> [Provided information]:
++++

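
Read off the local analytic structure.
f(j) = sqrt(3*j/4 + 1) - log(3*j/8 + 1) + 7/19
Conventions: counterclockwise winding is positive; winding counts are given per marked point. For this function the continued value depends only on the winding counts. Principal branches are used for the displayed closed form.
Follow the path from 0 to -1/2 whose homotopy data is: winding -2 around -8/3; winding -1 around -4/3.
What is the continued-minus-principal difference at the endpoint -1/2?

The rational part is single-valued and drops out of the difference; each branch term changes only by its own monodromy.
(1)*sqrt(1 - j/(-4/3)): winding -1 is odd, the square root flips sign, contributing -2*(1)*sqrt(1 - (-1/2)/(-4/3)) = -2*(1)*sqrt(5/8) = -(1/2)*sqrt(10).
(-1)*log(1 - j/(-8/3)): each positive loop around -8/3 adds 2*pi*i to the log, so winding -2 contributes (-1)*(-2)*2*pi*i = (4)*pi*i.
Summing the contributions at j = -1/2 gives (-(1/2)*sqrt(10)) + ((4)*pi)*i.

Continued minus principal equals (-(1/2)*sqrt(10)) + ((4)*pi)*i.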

++++

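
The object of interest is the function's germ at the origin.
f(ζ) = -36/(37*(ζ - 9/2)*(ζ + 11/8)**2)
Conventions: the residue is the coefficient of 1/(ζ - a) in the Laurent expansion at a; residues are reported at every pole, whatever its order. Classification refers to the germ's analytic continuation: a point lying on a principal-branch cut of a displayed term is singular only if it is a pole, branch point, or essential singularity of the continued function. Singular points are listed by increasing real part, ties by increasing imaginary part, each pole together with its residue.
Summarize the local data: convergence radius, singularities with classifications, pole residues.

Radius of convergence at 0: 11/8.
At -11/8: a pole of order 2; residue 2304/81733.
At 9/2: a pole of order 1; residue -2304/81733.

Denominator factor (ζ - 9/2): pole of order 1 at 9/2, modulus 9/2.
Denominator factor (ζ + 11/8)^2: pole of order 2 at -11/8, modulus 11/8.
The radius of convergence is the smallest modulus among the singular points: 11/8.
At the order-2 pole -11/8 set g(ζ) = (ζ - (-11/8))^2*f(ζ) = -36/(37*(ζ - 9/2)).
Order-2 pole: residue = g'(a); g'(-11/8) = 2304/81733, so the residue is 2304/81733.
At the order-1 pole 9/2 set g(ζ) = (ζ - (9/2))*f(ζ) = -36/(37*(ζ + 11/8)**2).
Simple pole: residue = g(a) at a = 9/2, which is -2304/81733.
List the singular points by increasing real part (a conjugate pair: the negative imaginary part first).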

++++

> [Task description]: Reproduce only the lines above spanning from the line containing "The object of" through the line containing "f(ζ) = -36/(37*(ζ - 9/2)*(ζ + 11/8)**2)", word for word.

> [Completed exercise]:
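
The object of interest is the function's germ at the origin.
f(ζ) = -36/(37*(ζ - 9/2)*(ζ + 11/8)**2)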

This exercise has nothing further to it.